[Saved data entries]

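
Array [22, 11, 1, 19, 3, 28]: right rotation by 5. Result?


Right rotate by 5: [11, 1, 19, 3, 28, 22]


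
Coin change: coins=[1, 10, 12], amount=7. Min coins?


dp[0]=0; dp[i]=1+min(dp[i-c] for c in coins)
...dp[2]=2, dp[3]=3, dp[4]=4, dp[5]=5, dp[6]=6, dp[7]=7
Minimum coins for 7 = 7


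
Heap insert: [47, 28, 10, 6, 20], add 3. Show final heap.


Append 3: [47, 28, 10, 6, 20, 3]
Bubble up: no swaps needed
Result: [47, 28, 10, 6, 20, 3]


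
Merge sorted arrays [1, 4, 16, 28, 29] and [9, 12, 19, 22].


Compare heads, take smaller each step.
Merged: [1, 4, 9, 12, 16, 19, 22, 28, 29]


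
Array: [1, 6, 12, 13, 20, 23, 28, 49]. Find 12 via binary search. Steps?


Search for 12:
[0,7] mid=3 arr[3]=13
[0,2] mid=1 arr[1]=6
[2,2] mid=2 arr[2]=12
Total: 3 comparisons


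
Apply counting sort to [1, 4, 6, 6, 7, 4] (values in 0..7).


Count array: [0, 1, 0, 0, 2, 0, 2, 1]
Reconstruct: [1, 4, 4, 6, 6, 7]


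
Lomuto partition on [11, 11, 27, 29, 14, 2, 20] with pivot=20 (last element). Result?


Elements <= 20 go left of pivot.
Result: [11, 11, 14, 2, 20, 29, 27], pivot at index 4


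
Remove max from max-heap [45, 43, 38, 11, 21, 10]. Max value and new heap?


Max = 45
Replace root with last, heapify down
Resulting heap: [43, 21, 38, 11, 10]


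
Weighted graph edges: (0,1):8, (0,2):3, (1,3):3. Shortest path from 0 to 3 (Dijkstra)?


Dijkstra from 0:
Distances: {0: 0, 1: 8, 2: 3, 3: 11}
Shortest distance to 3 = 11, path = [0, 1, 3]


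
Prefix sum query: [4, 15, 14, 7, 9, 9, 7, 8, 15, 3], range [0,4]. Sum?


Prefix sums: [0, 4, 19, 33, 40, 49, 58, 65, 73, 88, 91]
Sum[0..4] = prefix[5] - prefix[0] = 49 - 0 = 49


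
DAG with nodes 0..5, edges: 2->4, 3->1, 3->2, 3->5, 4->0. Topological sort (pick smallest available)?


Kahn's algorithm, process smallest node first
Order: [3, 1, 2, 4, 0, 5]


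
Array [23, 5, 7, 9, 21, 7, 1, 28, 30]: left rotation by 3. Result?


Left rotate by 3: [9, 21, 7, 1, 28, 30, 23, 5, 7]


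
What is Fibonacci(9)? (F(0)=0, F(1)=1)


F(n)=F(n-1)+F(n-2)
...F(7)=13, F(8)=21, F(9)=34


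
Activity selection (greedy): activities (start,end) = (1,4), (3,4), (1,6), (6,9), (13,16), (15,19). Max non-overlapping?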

---

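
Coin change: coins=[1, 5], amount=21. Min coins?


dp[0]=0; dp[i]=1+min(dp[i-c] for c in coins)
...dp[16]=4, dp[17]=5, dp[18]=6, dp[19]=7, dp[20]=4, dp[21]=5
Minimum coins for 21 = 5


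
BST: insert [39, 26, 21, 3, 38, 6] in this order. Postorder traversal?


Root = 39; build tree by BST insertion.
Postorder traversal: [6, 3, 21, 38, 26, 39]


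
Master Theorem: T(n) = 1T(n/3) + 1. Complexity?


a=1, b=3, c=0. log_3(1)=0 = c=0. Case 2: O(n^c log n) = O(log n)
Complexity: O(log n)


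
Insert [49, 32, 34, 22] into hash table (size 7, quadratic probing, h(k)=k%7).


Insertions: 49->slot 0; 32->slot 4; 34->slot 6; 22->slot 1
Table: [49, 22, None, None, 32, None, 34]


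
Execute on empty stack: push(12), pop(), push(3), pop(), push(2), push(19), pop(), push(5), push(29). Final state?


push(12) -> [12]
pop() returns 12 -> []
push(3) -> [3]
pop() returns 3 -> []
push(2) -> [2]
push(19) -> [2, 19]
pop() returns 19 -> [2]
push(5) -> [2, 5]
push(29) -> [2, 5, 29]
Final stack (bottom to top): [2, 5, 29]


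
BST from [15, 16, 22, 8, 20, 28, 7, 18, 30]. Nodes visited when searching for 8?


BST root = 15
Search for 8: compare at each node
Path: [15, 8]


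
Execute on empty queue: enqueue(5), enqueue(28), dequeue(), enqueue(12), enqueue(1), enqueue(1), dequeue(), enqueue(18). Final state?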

==

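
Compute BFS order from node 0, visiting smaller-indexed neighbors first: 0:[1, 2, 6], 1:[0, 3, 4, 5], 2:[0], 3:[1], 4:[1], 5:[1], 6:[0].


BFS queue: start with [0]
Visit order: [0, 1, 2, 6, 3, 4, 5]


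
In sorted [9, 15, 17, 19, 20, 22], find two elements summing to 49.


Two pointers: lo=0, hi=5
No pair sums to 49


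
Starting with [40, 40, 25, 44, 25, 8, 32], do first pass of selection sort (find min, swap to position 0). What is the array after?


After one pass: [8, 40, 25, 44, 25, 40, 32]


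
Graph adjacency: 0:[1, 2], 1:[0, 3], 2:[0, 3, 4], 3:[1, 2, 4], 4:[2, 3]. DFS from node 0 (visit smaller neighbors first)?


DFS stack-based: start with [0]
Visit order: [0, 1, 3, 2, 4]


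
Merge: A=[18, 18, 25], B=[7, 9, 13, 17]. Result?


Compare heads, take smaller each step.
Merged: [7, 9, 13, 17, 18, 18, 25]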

◆ Brief ◆
Working from the data above, extract solely the lines from the one containing "What is Fibonacci(9)? (F(0)=0, F(1)=1)" through the one containing "Activity selection (greedy): activities", exactly as they appear, both included.

◆ Exercise answer ◆
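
What is Fibonacci(9)? (F(0)=0, F(1)=1)


F(n)=F(n-1)+F(n-2)
...F(7)=13, F(8)=21, F(9)=34


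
Activity selection (greedy): activities (start,end) = (1,4), (3,4), (1,6), (6,9), (13,16), (15,19). Max non-overlapping?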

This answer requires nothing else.